Exercise goal » Search the listing for the string "with" and copy every line that contains it.

The data »
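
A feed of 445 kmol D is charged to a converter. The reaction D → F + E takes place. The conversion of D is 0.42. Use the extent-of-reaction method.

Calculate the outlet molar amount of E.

D reacted = 0.42 × 445 = 186.9 kmol; ν_D = −1, so ξ = 186.9/1 = 186.9 kmol.
Outlet amounts (n = n₀ + ν ξ):
  D: 445 − 1(186.9) = 258.1
  F: 0 + 1(186.9) = 186.9
  E: 0 + 1(186.9) = 186.9

187 kmol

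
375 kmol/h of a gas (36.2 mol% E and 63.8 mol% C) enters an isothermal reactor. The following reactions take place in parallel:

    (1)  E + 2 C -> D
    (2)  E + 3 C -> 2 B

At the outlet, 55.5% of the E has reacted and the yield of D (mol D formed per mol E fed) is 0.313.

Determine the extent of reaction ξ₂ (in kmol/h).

Yield of D: 1ξ₁ / 135.8 = 0.313 → ξ₁ = 42.49 kmol/h.
Conversion of E: 1ξ₁ + 1ξ₂ = 0.555 × 135.8 = 75.34 → ξ₂ = 32.85 kmol/h.
Outlet amounts (n = n₀ + Σ ν·ξ):
  E: 135.8 − 1(42.49) − 1(32.85) = 60.41
  C: 239.2 − 2(42.49) − 3(32.85) = 55.72
  D: 0 + 1(42.49) = 42.49
  B: 0 + 2(32.85) = 65.7

ξ₂ = 32.9 kmol/h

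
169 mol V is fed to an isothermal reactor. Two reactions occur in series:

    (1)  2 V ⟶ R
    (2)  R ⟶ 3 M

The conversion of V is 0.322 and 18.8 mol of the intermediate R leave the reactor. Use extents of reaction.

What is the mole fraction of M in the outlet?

0.159

Conversion of V: V consumed = 2ξ₁ = 0.322 × 169 → ξ₁ = 27.21 mol.
R balance: n_R = 0 + 1ξ₁ − 1ξ₂ = 18.8 → ξ₂ = (1·27.21 − 18.8)/1 = 8.409 mol.
Outlet amounts (n = n₀ + Σ ν·ξ):
  V: 169 − 2(27.21) = 114.6
  R: 0 + 1(27.21) − 1(8.409) = 18.8
  M: 0 + 3(8.409) = 25.23
Total out = 158.6 mol; y_M = 25.23 / 158.6 = 0.1591.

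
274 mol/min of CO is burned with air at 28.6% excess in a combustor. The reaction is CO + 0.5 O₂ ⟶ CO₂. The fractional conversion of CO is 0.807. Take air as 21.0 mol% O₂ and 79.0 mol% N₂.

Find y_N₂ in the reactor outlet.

Stoichiometric O₂ = 0.5 × 274 = 137 mol/min; O₂ fed = 137 × 1.286 = 176.2 mol/min.
N₂ fed = 176.2 × 79/21 = 662.8 mol/min.
Fuel reacted = 0.807 × 274 → ξ = 221.1 mol/min.
Outlet (n = n₀ + ν ξ):
  CO: 274 − 1(221.1) = 52.88
  O₂: 176.2 − 0.5(221.1) = 65.62
  N₂: 662.8 (inert)
  CO₂: 0 + 1(221.1) = 221.1
Total out = 1002 mol/min; y_N₂ = 662.8 / 1002 = 0.6612.

0.661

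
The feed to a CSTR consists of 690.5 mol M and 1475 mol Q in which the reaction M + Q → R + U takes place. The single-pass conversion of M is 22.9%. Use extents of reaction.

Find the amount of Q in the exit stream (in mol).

1320 mol

M reacted = 0.229 × 690.5 = 158.1 mol; ν_M = −1, so ξ = 158.1/1 = 158.1 mol.
Outlet amounts (n = n₀ + ν ξ):
  M: 690.5 − 1(158.1) = 532.4
  Q: 1475 − 1(158.1) = 1317
  R: 0 + 1(158.1) = 158.1
  U: 0 + 1(158.1) = 158.1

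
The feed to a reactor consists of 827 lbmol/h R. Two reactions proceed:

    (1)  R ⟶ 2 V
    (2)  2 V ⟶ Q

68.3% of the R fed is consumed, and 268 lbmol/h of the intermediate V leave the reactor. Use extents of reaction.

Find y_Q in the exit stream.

Conversion of R: R consumed = 1ξ₁ = 0.683 × 827 → ξ₁ = 564.8 lbmol/h.
V balance: n_V = 0 + 2ξ₁ − 2ξ₂ = 268 → ξ₂ = (2·564.8 − 268)/2 = 430.8 lbmol/h.
Outlet amounts (n = n₀ + Σ ν·ξ):
  R: 827 − 1(564.8) = 262.2
  V: 0 + 2(564.8) − 2(430.8) = 268
  Q: 0 + 1(430.8) = 430.8
Total out = 961 lbmol/h; y_Q = 430.8 / 961 = 0.4483.

0.448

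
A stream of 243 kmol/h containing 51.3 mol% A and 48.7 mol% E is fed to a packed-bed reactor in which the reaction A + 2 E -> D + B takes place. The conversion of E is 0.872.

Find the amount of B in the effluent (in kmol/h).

51.6 kmol/h

E reacted = 0.872 × 118.3 = 103.2 kmol/h; ν_E = −2, so ξ = 103.2/2 = 51.6 kmol/h.
Outlet amounts (n = n₀ + ν ξ):
  A: 124.7 − 1(51.6) = 73.06
  E: 118.3 − 2(51.6) = 15.15
  D: 0 + 1(51.6) = 51.6
  B: 0 + 1(51.6) = 51.6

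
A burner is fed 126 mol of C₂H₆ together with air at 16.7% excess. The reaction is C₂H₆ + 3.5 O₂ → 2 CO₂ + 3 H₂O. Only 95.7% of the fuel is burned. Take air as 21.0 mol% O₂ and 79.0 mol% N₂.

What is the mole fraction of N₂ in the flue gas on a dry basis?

Stoichiometric O₂ = 3.5 × 126 = 441 mol; O₂ fed = 441 × 1.167 = 514.6 mol.
N₂ fed = 514.6 × 79/21 = 1936 mol.
Fuel reacted = 0.957 × 126 → ξ = 120.6 mol.
Outlet (n = n₀ + ν ξ):
  C₂H₆: 126 − 1(120.6) = 5.418
  O₂: 514.6 − 3.5(120.6) = 92.61
  N₂: 1936 (inert)
  CO₂: 0 + 2(120.6) = 241.2
  H₂O: 0 + 3(120.6) = 361.7
Dry total = 2275 mol; y_N₂ (dry) = 1936 / 2275 = 0.8509.

0.851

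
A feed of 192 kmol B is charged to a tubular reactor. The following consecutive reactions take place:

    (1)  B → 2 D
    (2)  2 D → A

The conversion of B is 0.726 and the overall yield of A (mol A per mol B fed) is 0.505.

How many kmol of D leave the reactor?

84.9 kmol

Conversion of B: B consumed = 1ξ₁ = 0.726 × 192 → ξ₁ = 139.4 kmol.
Yield of A: 1ξ₂ / 192 = 0.505 → ξ₂ = 96.96 kmol.
Outlet amounts (n = n₀ + Σ ν·ξ):
  B: 192 − 1(139.4) = 52.61
  D: 0 + 2(139.4) − 2(96.96) = 84.86
  A: 0 + 1(96.96) = 96.96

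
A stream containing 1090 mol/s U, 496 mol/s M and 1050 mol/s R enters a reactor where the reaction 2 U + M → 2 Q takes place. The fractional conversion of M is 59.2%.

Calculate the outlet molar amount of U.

M reacted = 0.592 × 496 = 293.6 mol/s; ν_M = −1, so ξ = 293.6/1 = 293.6 mol/s.
Outlet amounts (n = n₀ + ν ξ):
  U: 1090 − 2(293.6) = 502.7
  M: 496 − 1(293.6) = 202.4
  Q: 0 + 2(293.6) = 587.3
  R: 1050 (inert)

503 mol/s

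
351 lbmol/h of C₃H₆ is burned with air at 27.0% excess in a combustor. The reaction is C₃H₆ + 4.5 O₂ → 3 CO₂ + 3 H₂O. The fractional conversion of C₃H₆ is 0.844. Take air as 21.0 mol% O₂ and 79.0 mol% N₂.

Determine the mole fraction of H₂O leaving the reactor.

Stoichiometric O₂ = 4.5 × 351 = 1580 lbmol/h; O₂ fed = 1580 × 1.270 = 2006 lbmol/h.
N₂ fed = 2006 × 79/21 = 7546 lbmol/h.
Fuel reacted = 0.844 × 351 → ξ = 296.2 lbmol/h.
Outlet (n = n₀ + ν ξ):
  C₃H₆: 351 − 1(296.2) = 54.76
  O₂: 2006 − 4.5(296.2) = 672.9
  N₂: 7546 (inert)
  CO₂: 0 + 3(296.2) = 888.7
  H₂O: 0 + 3(296.2) = 888.7
Total out = 10050 lbmol/h; y_H₂O = 888.7 / 10050 = 0.08842.

0.0884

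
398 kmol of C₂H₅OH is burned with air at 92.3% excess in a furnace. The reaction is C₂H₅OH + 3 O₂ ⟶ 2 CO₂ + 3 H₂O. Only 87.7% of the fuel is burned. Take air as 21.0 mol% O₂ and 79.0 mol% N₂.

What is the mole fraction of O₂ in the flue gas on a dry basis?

Stoichiometric O₂ = 3 × 398 = 1194 kmol; O₂ fed = 1194 × 1.923 = 2296 kmol.
N₂ fed = 2296 × 79/21 = 8638 kmol.
Fuel reacted = 0.877 × 398 → ξ = 349 kmol.
Outlet (n = n₀ + ν ξ):
  C₂H₅OH: 398 − 1(349) = 48.95
  O₂: 2296 − 3(349) = 1249
  N₂: 8638 (inert)
  CO₂: 0 + 2(349) = 698.1
  H₂O: 0 + 3(349) = 1047
Dry total = 10630 kmol; y_O₂ (dry) = 1249 / 10630 = 0.1175.

0.117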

Completed task »
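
274 mol/min of CO is burned with air at 28.6% excess in a combustor. The reaction is CO + 0.5 O₂ ⟶ CO₂. The fractional conversion of CO is 0.807. Take air as 21.0 mol% O₂ and 79.0 mol% N₂.
A burner is fed 126 mol of C₂H₆ together with air at 16.7% excess. The reaction is C₂H₆ + 3.5 O₂ → 2 CO₂ + 3 H₂O. Only 95.7% of the fuel is burned. Take air as 21.0 mol% O₂ and 79.0 mol% N₂.
351 lbmol/h of C₃H₆ is burned with air at 27.0% excess in a combustor. The reaction is C₃H₆ + 4.5 O₂ → 3 CO₂ + 3 H₂O. The fractional conversion of C₃H₆ is 0.844. Take air as 21.0 mol% O₂ and 79.0 mol% N₂.
398 kmol of C₂H₅OH is burned with air at 92.3% excess in a furnace. The reaction is C₂H₅OH + 3 O₂ ⟶ 2 CO₂ + 3 H₂O. Only 87.7% of the fuel is burned. Take air as 21.0 mol% O₂ and 79.0 mol% N₂.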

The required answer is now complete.